● **The problem**
The records below must be transcribed exactly.

Records for this task Start Marker

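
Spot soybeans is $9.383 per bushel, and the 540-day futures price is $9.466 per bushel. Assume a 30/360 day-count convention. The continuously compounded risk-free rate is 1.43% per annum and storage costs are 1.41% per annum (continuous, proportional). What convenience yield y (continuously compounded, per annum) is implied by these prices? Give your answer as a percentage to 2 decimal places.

2.25%

F = S·e^((r+u−y)T) ⇒ (r+u−y) = ln(F/S)/T
ln(9.466/9.383) = 0.008807; /T ⇒ 0.005871
y = r + u − ln(F/S)/T = 0.0143 + 0.0141 − 0.005871 = 0.022529
y = 2.25%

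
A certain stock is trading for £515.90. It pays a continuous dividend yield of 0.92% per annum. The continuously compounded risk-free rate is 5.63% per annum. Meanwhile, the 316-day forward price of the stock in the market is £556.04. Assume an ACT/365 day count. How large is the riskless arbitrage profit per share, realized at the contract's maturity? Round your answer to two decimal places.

Fair forward: F* = S·e^(carry·T), with carry = (r − q) = 0.0563 − 0.0092 = 0.0471
F* = 515.90 · e^(0.0471 × 316/365) = 515.90 · e^0.040777 = 515.90 × 1.041620 = £537.3718
Market £556.04 > fair £537.3718: forward overpriced → cash-and-carry (buy spot, short the forward).
At maturity, profit = |F_mkt − F*| = |556.04 − 537.3718| = £18.67 per share

£18.67 per share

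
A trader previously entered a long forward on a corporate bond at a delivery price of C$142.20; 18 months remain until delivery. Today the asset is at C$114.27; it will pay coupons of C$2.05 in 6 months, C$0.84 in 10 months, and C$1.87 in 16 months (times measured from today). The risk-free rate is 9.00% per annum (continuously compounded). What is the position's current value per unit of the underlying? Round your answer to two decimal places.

PV(remaining coupons) I = 2.05·e^(−0.0900·6/12) + 0.84·e^(−0.0900·10/12) + 1.87·e^(−0.0900·16/12) = 4.3976
Current forward F = (S − I)·e^(rT) = (114.27 − 4.3976)·e^(0.0900·18/12) = 109.8724 × 1.144537 = 125.7530
Value (long) = (F − K)·e^(−rT) = (125.7530 − 142.20) × 0.873716 = -14.3700
Value = -C$14.37

-C$14.37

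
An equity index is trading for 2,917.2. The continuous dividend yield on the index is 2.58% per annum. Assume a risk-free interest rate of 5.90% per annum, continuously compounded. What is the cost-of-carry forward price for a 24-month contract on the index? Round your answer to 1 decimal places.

3,117.5

F = S·e^((r − q)T) = 2917.2 · e^((0.0590 − 0.0258) × 24/12)
= 2917.2 · e^0.066400 = 2917.2 × 1.068654
F = 3,117.5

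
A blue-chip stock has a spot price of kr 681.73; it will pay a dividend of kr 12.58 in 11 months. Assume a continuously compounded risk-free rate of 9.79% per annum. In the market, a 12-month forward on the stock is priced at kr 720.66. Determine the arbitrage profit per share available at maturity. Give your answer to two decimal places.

kr 18.50 per share

PV(dividends) I = 12.58·e^(−0.0979·11/12) = 11.5002
Fair forward F* = (S − I)·e^(rT) = (681.73 − 11.5002)·e^0.097900 = 670.2298 × 1.102852 = 739.1643
Market kr 720.66 < fair 739.1643: forward underpriced → reverse cash-and-carry (short the stock, invest proceeds at r, pay the dividends, go long the forward).
Profit at T = |F_mkt − F*| = |720.66 − 739.1643| = kr 18.50 per share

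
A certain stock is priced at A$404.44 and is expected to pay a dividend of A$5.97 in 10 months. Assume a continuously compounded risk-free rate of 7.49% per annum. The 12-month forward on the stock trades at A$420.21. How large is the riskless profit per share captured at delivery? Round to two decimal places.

PV(dividends) I = 5.97·e^(−0.0749·10/12) = 5.6088
Fair forward F* = (S − I)·e^(rT) = (404.44 − 5.6088)·e^0.074900 = 398.8312 × 1.077776 = 429.8507
Market A$420.21 < fair 429.8507: forward underpriced → reverse cash-and-carry (short the stock, invest proceeds at r, pay the dividends, go long the forward).
Profit at T = |F_mkt − F*| = |420.21 − 429.8507| = A$9.64 per share

A$9.64 per share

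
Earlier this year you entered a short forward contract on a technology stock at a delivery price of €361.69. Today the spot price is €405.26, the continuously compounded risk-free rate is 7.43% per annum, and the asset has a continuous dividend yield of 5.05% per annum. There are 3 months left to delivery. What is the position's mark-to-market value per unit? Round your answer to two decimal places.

Current fair forward for the remaining 3 months: F = S·e^((r − q)·T), (r − q) = 0.0743 − 0.0505 = 0.0238
F = 405.26 · e^(0.0238 × 3/12) = 405.26 × 1.005968 = 407.6786
Value of long forward = (F − K)·e^(−rT) = (407.6786 − 361.69) · e^(−0.0743·3/12)
= 45.9886 × 0.981596 = 45.14
Short position value = −(long value) = -€45.14

-€45.14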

Records for this task End Marker

● **Response to the task**
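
Spot soybeans is $9.383 per bushel, and the 540-day futures price is $9.466 per bushel. Assume a 30/360 day-count convention. The continuously compounded risk-free rate is 1.43% per annum and storage costs are 1.41% per annum (continuous, proportional). What convenience yield y (continuously compounded, per annum) is implied by these prices? Give your answer as a percentage to 2 decimal places.

2.25%

F = S·e^((r+u−y)T) ⇒ (r+u−y) = ln(F/S)/T
ln(9.466/9.383) = 0.008807; /T ⇒ 0.005871
y = r + u − ln(F/S)/T = 0.0143 + 0.0141 − 0.005871 = 0.022529
y = 2.25%

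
A certain stock is trading for £515.90. It pays a continuous dividend yield of 0.92% per annum. The continuously compounded risk-free rate is 5.63% per annum. Meanwhile, the 316-day forward price of the stock in the market is £556.04. Assume an ACT/365 day count. How large is the riskless arbitrage profit per share, realized at the contract's maturity? Round your answer to two decimal places.

Fair forward: F* = S·e^(carry·T), with carry = (r − q) = 0.0563 − 0.0092 = 0.0471
F* = 515.90 · e^(0.0471 × 316/365) = 515.90 · e^0.040777 = 515.90 × 1.041620 = £537.3718
Market £556.04 > fair £537.3718: forward overpriced → cash-and-carry (buy spot, short the forward).
At maturity, profit = |F_mkt − F*| = |556.04 − 537.3718| = £18.67 per share

£18.67 per share

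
A trader previously entered a long forward on a corporate bond at a delivery price of C$142.20; 18 months remain until delivery. Today the asset is at C$114.27; it will pay coupons of C$2.05 in 6 months, C$0.84 in 10 months, and C$1.87 in 16 months (times measured from today). The risk-free rate is 9.00% per annum (continuously compounded). What is the position's current value per unit of the underlying? Round your answer to two decimal places.

PV(remaining coupons) I = 2.05·e^(−0.0900·6/12) + 0.84·e^(−0.0900·10/12) + 1.87·e^(−0.0900·16/12) = 4.3976
Current forward F = (S − I)·e^(rT) = (114.27 − 4.3976)·e^(0.0900·18/12) = 109.8724 × 1.144537 = 125.7530
Value (long) = (F − K)·e^(−rT) = (125.7530 − 142.20) × 0.873716 = -14.3700
Value = -C$14.37

-C$14.37

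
An equity index is trading for 2,917.2. The continuous dividend yield on the index is 2.58% per annum. Assume a risk-free interest rate of 5.90% per annum, continuously compounded. What is the cost-of-carry forward price for a 24-month contract on the index? Round your answer to 1 decimal places.

3,117.5

F = S·e^((r − q)T) = 2917.2 · e^((0.0590 − 0.0258) × 24/12)
= 2917.2 · e^0.066400 = 2917.2 × 1.068654
F = 3,117.5

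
A blue-chip stock has a spot price of kr 681.73; it will pay a dividend of kr 12.58 in 11 months. Assume a continuously compounded risk-free rate of 9.79% per annum. In the market, a 12-month forward on the stock is priced at kr 720.66. Determine the arbitrage profit per share available at maturity. Give your answer to two decimal places.

kr 18.50 per share

PV(dividends) I = 12.58·e^(−0.0979·11/12) = 11.5002
Fair forward F* = (S − I)·e^(rT) = (681.73 − 11.5002)·e^0.097900 = 670.2298 × 1.102852 = 739.1643
Market kr 720.66 < fair 739.1643: forward underpriced → reverse cash-and-carry (short the stock, invest proceeds at r, pay the dividends, go long the forward).
Profit at T = |F_mkt − F*| = |720.66 − 739.1643| = kr 18.50 per share

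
A certain stock is priced at A$404.44 and is expected to pay a dividend of A$5.97 in 10 months. Assume a continuously compounded risk-free rate of 7.49% per annum. The 12-month forward on the stock trades at A$420.21. How large is the riskless profit per share captured at delivery? Round to two decimal places.

PV(dividends) I = 5.97·e^(−0.0749·10/12) = 5.6088
Fair forward F* = (S − I)·e^(rT) = (404.44 − 5.6088)·e^0.074900 = 398.8312 × 1.077776 = 429.8507
Market A$420.21 < fair 429.8507: forward underpriced → reverse cash-and-carry (short the stock, invest proceeds at r, pay the dividends, go long the forward).
Profit at T = |F_mkt − F*| = |420.21 − 429.8507| = A$9.64 per share

A$9.64 per share

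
Earlier this year you entered a short forward contract on a technology stock at a delivery price of €361.69. Today the spot price is €405.26, the continuously compounded risk-free rate is 7.43% per annum, and the asset has a continuous dividend yield of 5.05% per annum. There are 3 months left to delivery. What is the position's mark-to-market value per unit? Round your answer to two decimal places.

Current fair forward for the remaining 3 months: F = S·e^((r − q)·T), (r − q) = 0.0743 − 0.0505 = 0.0238
F = 405.26 · e^(0.0238 × 3/12) = 405.26 × 1.005968 = 407.6786
Value of long forward = (F − K)·e^(−rT) = (407.6786 − 361.69) · e^(−0.0743·3/12)
= 45.9886 × 0.981596 = 45.14
Short position value = −(long value) = -€45.14

-€45.14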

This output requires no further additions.